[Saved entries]
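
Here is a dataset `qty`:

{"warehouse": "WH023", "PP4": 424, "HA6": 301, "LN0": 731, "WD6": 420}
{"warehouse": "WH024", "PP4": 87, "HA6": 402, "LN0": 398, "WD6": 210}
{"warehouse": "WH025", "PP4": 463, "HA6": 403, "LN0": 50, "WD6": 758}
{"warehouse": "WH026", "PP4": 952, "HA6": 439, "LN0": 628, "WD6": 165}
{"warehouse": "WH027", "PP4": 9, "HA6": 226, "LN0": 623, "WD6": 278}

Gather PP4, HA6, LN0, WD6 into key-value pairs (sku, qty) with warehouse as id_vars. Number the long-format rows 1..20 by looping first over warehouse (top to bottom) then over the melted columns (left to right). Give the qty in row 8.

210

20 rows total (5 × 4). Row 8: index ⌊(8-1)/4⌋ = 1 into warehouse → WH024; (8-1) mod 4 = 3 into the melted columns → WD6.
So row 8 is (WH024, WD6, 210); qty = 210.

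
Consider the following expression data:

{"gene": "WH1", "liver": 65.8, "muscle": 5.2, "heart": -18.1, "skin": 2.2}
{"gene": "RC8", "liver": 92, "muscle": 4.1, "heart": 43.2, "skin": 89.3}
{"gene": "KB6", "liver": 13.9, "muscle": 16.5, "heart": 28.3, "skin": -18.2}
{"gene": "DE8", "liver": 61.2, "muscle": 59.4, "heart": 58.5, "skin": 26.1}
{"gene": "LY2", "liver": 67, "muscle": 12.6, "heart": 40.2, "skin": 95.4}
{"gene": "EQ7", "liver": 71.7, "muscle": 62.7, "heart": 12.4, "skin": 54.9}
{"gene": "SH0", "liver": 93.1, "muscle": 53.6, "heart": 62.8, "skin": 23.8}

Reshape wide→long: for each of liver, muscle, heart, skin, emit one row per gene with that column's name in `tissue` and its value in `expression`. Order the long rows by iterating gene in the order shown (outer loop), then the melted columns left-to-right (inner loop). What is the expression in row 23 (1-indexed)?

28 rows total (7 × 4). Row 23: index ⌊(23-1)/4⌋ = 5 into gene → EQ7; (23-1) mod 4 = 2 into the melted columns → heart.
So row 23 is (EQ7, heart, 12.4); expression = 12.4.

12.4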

...

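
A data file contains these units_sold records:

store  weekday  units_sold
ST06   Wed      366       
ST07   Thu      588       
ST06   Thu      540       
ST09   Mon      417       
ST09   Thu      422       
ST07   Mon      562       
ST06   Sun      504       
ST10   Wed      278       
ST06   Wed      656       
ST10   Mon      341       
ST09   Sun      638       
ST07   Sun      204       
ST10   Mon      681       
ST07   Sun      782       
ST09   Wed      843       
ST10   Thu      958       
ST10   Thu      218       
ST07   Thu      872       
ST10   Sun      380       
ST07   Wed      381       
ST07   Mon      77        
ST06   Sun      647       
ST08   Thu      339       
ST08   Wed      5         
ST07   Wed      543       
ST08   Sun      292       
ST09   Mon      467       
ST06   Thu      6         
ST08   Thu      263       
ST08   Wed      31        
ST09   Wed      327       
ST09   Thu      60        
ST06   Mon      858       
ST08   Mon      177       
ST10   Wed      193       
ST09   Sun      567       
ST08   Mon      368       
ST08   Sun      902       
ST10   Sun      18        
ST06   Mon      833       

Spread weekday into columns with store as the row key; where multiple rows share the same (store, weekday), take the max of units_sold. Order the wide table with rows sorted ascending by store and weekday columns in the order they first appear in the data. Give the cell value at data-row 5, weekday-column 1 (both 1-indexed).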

---

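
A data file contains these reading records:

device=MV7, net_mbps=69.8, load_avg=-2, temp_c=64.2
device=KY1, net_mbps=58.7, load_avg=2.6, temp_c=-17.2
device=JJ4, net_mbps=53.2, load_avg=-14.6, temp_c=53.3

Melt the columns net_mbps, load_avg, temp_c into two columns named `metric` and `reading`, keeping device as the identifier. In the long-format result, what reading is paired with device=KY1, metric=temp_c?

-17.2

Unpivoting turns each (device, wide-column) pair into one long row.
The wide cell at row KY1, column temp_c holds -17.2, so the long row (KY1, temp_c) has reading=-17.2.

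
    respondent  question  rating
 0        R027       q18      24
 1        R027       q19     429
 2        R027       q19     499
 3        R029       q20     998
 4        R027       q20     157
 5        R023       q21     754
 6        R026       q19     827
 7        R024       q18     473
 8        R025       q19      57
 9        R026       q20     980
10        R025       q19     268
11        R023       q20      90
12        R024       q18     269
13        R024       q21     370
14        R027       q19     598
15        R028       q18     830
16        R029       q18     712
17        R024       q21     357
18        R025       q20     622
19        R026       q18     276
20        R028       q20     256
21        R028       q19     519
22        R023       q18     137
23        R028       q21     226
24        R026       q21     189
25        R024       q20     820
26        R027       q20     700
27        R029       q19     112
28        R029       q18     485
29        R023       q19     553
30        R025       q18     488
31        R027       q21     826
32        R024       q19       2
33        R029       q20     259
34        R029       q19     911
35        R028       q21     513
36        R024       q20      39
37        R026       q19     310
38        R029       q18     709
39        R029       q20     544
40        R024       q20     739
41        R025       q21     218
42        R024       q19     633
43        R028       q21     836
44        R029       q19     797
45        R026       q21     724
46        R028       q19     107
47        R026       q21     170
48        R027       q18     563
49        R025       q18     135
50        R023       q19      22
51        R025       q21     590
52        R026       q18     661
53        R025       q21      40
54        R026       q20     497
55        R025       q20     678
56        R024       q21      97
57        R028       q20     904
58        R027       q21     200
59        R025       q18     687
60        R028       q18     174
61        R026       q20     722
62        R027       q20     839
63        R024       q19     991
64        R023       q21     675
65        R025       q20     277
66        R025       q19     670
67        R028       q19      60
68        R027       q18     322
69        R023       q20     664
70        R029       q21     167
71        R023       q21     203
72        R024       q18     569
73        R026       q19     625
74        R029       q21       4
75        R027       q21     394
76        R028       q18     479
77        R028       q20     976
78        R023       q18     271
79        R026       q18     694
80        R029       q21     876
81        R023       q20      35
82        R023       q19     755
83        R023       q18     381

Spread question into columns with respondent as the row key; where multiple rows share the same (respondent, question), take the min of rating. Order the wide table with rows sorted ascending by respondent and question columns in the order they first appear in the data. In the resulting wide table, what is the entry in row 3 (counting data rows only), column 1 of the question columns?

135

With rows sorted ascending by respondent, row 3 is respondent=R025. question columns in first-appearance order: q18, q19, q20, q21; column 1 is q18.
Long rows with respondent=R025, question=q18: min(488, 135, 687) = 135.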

* What to produce
Would you retype the lines above from the one with "Here is a dataset" down to the one with "Consider the following", word for word, both ends included and no other lines?

* Problem solution
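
Here is a dataset `qty`:

{"warehouse": "WH023", "PP4": 424, "HA6": 301, "LN0": 731, "WD6": 420}
{"warehouse": "WH024", "PP4": 87, "HA6": 402, "LN0": 398, "WD6": 210}
{"warehouse": "WH025", "PP4": 463, "HA6": 403, "LN0": 50, "WD6": 758}
{"warehouse": "WH026", "PP4": 952, "HA6": 439, "LN0": 628, "WD6": 165}
{"warehouse": "WH027", "PP4": 9, "HA6": 226, "LN0": 623, "WD6": 278}

Gather PP4, HA6, LN0, WD6 into key-value pairs (sku, qty) with warehouse as id_vars. Number the long-format rows 1..20 by looping first over warehouse (top to bottom) then over the melted columns (left to right). Give the qty in row 8.

210

20 rows total (5 × 4). Row 8: index ⌊(8-1)/4⌋ = 1 into warehouse → WH024; (8-1) mod 4 = 3 into the melted columns → WD6.
So row 8 is (WH024, WD6, 210); qty = 210.

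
Consider the following expression data: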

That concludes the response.